### Exercise description
Which lines of the data contain the string "chart"? Show each of them.

### Entries shown
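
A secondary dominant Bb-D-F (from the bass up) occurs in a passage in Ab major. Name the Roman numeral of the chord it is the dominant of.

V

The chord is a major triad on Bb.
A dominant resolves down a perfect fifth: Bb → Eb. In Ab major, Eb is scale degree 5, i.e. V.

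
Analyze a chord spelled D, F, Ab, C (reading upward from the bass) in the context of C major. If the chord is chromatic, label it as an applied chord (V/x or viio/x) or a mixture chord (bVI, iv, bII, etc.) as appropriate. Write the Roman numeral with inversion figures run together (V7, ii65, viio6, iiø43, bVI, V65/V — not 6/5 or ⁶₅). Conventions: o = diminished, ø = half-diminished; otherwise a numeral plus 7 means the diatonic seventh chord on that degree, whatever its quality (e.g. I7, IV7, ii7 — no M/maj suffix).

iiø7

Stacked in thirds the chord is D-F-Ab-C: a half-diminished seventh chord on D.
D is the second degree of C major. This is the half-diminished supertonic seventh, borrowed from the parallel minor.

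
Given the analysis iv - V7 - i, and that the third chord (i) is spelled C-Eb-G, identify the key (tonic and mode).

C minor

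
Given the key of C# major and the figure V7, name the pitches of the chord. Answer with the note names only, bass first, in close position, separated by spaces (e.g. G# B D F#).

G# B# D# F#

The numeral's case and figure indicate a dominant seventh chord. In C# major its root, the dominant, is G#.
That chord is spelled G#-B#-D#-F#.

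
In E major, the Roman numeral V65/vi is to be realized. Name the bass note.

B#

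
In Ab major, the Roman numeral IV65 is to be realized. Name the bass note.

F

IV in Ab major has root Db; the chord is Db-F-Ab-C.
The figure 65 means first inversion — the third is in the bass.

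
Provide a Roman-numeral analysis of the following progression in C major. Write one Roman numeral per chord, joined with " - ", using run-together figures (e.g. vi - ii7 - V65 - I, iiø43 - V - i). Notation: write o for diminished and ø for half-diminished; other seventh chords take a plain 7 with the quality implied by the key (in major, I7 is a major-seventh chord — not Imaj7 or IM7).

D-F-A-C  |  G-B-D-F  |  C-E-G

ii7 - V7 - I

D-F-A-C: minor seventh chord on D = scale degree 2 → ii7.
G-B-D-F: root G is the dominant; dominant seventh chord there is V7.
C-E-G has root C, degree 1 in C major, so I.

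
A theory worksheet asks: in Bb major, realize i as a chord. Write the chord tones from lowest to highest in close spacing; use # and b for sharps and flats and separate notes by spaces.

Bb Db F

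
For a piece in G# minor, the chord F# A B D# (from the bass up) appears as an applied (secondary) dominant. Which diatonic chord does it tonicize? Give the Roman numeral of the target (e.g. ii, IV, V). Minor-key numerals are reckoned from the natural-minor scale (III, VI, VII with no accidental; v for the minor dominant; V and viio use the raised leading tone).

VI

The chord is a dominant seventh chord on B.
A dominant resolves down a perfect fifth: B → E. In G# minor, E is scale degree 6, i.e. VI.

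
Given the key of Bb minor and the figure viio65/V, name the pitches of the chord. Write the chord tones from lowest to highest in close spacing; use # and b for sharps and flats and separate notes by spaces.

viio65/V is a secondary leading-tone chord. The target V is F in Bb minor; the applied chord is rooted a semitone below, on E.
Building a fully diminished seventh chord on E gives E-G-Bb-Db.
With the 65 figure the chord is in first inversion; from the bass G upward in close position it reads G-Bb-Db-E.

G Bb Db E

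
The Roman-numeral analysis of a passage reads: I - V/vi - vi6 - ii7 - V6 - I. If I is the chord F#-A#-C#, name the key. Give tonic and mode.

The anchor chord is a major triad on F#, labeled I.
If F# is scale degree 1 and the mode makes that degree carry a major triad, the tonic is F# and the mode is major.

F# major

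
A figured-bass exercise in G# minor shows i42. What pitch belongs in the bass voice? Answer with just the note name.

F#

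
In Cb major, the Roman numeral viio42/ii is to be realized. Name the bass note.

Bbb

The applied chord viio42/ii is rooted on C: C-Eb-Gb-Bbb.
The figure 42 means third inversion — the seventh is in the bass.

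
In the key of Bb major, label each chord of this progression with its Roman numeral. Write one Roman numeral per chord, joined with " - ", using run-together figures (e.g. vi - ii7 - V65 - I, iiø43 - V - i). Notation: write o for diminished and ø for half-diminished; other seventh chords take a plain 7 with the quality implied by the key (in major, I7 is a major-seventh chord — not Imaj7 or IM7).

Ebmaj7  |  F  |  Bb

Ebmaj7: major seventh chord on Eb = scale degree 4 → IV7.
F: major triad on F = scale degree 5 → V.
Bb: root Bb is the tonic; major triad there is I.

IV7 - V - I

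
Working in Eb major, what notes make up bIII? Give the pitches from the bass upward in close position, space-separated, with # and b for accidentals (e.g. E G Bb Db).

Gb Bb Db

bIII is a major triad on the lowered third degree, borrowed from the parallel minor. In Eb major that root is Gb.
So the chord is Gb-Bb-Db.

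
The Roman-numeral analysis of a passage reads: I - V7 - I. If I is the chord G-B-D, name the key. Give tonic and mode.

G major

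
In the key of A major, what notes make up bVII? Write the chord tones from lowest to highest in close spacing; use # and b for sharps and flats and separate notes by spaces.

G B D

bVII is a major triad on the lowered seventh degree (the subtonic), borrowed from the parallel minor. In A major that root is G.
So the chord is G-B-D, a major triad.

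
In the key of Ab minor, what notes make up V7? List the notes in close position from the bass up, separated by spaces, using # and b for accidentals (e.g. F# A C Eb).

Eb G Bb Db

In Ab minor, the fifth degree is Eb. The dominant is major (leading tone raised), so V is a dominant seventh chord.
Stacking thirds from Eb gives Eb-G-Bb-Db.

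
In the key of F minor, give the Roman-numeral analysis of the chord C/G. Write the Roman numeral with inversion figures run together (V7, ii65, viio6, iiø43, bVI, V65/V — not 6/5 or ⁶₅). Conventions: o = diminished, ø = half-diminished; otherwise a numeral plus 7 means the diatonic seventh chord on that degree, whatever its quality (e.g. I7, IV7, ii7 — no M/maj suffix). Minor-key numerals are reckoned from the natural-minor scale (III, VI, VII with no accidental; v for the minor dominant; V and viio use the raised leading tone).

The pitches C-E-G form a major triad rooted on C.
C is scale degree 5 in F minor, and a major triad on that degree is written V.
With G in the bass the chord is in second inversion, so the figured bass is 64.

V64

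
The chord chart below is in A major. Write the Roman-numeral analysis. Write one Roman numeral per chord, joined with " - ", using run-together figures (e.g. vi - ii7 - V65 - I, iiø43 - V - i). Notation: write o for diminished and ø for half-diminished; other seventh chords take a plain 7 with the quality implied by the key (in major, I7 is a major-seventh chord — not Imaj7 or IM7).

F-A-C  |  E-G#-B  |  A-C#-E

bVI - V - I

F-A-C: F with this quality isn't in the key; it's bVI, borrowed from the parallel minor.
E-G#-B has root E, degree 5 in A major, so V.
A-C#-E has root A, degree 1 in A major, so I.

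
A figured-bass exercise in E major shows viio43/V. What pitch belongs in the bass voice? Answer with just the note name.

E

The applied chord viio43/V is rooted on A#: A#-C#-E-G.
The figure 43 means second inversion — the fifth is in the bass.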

--

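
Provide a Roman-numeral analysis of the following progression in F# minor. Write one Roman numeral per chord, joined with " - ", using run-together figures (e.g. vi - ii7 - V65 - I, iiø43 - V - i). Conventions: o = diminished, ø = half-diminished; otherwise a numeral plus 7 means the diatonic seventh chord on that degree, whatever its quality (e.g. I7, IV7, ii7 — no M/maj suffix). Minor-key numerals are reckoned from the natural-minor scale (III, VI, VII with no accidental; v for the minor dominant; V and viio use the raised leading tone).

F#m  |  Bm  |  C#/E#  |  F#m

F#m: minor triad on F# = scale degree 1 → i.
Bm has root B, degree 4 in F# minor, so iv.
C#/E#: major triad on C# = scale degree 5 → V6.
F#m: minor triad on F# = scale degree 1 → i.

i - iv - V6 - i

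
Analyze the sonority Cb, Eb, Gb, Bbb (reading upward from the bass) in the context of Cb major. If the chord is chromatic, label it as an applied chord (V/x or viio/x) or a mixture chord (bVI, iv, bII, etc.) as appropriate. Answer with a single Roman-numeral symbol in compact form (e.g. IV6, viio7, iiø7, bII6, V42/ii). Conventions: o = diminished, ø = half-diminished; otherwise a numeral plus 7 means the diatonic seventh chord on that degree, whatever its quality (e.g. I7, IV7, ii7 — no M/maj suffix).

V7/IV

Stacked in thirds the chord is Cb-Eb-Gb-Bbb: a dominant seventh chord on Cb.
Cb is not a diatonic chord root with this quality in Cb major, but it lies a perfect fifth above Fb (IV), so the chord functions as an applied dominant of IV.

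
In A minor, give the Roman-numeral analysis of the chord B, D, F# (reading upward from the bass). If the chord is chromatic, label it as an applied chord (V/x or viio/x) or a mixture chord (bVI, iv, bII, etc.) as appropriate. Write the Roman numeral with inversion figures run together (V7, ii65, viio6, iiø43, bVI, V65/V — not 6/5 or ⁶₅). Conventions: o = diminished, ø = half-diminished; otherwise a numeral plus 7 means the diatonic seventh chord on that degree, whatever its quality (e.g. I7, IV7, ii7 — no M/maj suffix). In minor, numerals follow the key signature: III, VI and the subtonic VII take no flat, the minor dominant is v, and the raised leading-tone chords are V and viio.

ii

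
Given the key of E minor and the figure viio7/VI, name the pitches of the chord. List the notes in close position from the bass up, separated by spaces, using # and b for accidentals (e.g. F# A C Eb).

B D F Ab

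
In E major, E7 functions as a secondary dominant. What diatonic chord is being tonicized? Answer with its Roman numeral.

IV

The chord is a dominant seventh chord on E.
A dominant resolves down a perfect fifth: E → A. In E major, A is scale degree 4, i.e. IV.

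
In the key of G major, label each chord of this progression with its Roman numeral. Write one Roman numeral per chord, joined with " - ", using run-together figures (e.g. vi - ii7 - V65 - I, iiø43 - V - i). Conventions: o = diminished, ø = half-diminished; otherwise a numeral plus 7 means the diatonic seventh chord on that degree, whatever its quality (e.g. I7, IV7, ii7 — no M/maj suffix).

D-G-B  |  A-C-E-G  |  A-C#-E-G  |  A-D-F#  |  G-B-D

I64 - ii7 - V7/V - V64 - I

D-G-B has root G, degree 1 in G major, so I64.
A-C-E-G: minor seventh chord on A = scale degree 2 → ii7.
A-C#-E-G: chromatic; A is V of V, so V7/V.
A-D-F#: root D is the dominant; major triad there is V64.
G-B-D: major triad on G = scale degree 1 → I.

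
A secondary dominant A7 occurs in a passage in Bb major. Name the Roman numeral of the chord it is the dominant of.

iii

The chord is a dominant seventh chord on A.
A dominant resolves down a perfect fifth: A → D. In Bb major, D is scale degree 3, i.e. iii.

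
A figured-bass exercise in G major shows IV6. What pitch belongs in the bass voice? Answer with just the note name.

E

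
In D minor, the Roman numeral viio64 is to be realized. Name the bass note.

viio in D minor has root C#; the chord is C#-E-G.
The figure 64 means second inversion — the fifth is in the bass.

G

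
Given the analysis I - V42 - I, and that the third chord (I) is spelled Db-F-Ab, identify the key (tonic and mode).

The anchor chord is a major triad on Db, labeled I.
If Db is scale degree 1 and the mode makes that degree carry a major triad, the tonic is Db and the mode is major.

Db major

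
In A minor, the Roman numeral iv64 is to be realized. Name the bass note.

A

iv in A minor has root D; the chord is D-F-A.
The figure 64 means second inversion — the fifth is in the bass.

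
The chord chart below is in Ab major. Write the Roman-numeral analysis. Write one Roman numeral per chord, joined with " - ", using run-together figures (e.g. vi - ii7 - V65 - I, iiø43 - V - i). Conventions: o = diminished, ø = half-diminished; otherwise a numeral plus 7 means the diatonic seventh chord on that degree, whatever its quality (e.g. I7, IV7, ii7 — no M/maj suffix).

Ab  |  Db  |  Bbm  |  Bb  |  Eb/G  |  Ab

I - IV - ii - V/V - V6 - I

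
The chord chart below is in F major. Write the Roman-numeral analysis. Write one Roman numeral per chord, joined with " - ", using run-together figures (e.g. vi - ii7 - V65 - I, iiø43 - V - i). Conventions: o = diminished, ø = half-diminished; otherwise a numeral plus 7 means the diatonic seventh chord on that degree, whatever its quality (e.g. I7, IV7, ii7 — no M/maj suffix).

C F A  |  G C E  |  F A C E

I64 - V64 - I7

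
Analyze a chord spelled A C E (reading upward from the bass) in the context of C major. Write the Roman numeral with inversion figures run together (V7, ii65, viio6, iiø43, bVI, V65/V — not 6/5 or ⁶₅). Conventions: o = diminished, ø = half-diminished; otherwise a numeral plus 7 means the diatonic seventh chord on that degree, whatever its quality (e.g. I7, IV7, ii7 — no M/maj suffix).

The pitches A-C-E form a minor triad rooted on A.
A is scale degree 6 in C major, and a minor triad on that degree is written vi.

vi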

* * *

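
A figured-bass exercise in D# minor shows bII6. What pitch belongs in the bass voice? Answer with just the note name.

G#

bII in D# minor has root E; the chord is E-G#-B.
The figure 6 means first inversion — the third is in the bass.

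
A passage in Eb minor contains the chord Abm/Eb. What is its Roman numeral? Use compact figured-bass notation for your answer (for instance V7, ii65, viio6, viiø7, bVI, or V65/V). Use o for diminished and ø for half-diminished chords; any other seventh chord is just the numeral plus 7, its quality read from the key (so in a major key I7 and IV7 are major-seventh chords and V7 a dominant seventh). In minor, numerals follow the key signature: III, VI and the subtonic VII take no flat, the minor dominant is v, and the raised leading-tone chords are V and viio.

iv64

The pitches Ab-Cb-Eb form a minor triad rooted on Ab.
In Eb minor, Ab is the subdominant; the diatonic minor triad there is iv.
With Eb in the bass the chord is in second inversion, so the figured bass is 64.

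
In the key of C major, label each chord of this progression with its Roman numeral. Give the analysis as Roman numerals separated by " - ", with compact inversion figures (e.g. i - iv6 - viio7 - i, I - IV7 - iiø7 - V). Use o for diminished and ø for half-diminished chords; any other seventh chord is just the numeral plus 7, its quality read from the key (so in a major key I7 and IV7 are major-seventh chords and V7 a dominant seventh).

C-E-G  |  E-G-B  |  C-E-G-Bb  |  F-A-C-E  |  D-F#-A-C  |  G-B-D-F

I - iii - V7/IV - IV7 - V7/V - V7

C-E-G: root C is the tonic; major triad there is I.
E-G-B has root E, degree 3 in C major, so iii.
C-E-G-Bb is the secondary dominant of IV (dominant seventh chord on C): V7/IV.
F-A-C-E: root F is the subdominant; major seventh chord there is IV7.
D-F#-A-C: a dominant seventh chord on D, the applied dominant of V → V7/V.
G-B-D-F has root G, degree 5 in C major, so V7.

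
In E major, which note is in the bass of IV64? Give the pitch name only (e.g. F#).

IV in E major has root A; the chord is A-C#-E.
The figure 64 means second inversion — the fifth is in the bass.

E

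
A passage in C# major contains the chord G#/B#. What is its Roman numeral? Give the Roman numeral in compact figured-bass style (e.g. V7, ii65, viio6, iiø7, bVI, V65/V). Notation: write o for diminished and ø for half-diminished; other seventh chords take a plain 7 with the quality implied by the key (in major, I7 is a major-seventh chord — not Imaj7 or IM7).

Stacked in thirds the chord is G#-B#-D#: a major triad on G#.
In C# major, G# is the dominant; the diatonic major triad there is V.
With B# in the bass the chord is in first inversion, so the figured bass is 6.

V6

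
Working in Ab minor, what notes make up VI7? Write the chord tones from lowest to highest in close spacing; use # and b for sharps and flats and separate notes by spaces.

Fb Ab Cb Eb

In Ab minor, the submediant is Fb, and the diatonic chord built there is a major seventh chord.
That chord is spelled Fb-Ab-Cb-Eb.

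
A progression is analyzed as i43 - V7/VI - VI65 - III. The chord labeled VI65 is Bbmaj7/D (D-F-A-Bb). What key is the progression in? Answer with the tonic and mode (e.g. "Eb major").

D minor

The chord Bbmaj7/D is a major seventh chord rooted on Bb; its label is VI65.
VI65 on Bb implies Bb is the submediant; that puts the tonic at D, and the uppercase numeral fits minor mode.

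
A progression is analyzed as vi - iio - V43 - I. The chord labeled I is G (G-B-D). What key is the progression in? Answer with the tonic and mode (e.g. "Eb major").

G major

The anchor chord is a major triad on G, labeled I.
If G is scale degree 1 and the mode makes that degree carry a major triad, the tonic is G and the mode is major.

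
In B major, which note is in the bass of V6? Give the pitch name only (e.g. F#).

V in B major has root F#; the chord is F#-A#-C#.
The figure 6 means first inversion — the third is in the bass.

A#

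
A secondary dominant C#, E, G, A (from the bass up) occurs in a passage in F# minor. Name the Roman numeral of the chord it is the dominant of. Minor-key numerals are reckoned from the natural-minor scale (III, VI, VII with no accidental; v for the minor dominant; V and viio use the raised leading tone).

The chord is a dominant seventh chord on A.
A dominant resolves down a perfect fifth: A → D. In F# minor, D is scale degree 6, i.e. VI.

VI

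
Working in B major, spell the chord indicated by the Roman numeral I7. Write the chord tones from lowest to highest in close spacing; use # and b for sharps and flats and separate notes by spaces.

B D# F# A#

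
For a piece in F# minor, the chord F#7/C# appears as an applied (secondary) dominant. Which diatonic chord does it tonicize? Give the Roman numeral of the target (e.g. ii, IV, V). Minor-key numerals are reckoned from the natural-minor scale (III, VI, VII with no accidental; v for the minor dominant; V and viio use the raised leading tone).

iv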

### Reply
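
The chord chart below is in A major. Write the Roman-numeral analysis. Write one Roman numeral per chord, joined with " - ", using run-together figures (e.g. vi - ii7 - V65 - I, iiø43 - V - i). Notation: write o for diminished and ø for half-diminished; other seventh chords take a plain 7 with the quality implied by the key (in major, I7 is a major-seventh chord — not Imaj7 or IM7).
The chord chart below is in Ab major. Write the Roman-numeral analysis. Write one Roman numeral per chord, joined with " - ", using run-together figures (e.g. vi - ii7 - V65 - I, iiø43 - V - i). Conventions: o = diminished, ø = half-diminished; otherwise a numeral plus 7 means the diatonic seventh chord on that degree, whatever its quality (e.g. I7, IV7, ii7 — no M/maj suffix).
The chord chart below is in F major. Write the Roman-numeral analysis. Write one Roman numeral per chord, joined with " - ", using run-together figures (e.g. vi - ii7 - V65 - I, iiø43 - V - i). Conventions: o = diminished, ø = half-diminished; otherwise a numeral plus 7 means the diatonic seventh chord on that degree, whatever its quality (e.g. I7, IV7, ii7 — no M/maj suffix).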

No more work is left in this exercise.